Top of Study material

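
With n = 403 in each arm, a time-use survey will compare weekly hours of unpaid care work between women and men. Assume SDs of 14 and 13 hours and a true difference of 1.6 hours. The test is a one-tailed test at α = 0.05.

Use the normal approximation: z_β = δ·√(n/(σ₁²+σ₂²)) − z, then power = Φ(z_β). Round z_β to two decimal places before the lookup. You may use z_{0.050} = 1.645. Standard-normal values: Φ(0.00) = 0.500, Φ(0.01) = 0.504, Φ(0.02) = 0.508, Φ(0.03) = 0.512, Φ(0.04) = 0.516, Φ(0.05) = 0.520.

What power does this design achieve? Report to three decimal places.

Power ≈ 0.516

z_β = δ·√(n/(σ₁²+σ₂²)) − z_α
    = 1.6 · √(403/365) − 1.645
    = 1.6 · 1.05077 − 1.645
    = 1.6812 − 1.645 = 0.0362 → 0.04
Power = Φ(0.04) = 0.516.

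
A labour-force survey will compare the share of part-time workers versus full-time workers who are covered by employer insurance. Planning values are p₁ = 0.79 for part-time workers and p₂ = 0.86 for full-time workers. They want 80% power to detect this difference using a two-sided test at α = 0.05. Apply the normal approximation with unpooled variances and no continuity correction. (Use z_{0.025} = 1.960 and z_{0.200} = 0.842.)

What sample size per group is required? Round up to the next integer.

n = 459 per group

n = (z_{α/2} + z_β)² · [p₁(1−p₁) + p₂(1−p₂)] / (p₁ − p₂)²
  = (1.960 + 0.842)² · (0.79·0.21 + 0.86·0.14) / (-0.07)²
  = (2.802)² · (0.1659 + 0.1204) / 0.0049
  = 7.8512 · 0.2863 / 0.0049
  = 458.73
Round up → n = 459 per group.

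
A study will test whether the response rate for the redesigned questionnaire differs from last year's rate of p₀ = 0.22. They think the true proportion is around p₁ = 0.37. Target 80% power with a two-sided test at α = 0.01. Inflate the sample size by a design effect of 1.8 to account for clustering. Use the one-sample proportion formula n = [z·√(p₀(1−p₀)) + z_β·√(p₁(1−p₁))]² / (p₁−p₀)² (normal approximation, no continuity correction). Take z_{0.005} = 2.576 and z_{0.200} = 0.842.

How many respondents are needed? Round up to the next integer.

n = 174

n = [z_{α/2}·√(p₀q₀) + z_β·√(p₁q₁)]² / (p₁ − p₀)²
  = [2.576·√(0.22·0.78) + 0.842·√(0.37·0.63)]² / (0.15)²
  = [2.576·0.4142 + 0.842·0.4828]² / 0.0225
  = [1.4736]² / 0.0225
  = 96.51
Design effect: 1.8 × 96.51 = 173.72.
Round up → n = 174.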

Bottom of Study material

What you need to do:
Return an exact copy of the listing above, complete in every line.

Exercise answer:
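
With n = 403 in each arm, a time-use survey will compare weekly hours of unpaid care work between women and men. Assume SDs of 14 and 13 hours and a true difference of 1.6 hours. The test is a one-tailed test at α = 0.05.

Use the normal approximation: z_β = δ·√(n/(σ₁²+σ₂²)) − z, then power = Φ(z_β). Round z_β to two decimal places before the lookup. You may use z_{0.050} = 1.645. Standard-normal values: Φ(0.00) = 0.500, Φ(0.01) = 0.504, Φ(0.02) = 0.508, Φ(0.03) = 0.512, Φ(0.04) = 0.516, Φ(0.05) = 0.520.

What power does this design achieve? Report to three decimal places.

Power ≈ 0.516

z_β = δ·√(n/(σ₁²+σ₂²)) − z_α
    = 1.6 · √(403/365) − 1.645
    = 1.6 · 1.05077 − 1.645
    = 1.6812 − 1.645 = 0.0362 → 0.04
Power = Φ(0.04) = 0.516.

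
A labour-force survey will compare the share of part-time workers versus full-time workers who are covered by employer insurance. Planning values are p₁ = 0.79 for part-time workers and p₂ = 0.86 for full-time workers. They want 80% power to detect this difference using a two-sided test at α = 0.05. Apply the normal approximation with unpooled variances and no continuity correction. (Use z_{0.025} = 1.960 and z_{0.200} = 0.842.)

What sample size per group is required? Round up to the next integer.

n = 459 per group

n = (z_{α/2} + z_β)² · [p₁(1−p₁) + p₂(1−p₂)] / (p₁ − p₂)²
  = (1.960 + 0.842)² · (0.79·0.21 + 0.86·0.14) / (-0.07)²
  = (2.802)² · (0.1659 + 0.1204) / 0.0049
  = 7.8512 · 0.2863 / 0.0049
  = 458.73
Round up → n = 459 per group.

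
A study will test whether the response rate for the redesigned questionnaire differs from last year's rate of p₀ = 0.22. They think the true proportion is around p₁ = 0.37. Target 80% power with a two-sided test at α = 0.01. Inflate the sample size by a design effect of 1.8 to account for clustering. Use the one-sample proportion formula n = [z·√(p₀(1−p₀)) + z_β·√(p₁(1−p₁))]² / (p₁−p₀)² (normal approximation, no continuity correction). Take z_{0.005} = 2.576 and z_{0.200} = 0.842.

How many respondents are needed? Round up to the next integer.

n = 174

n = [z_{α/2}·√(p₀q₀) + z_β·√(p₁q₁)]² / (p₁ − p₀)²
  = [2.576·√(0.22·0.78) + 0.842·√(0.37·0.63)]² / (0.15)²
  = [2.576·0.4142 + 0.842·0.4828]² / 0.0225
  = [1.4736]² / 0.0225
  = 96.51
Design effect: 1.8 × 96.51 = 173.72.
Round up → n = 174.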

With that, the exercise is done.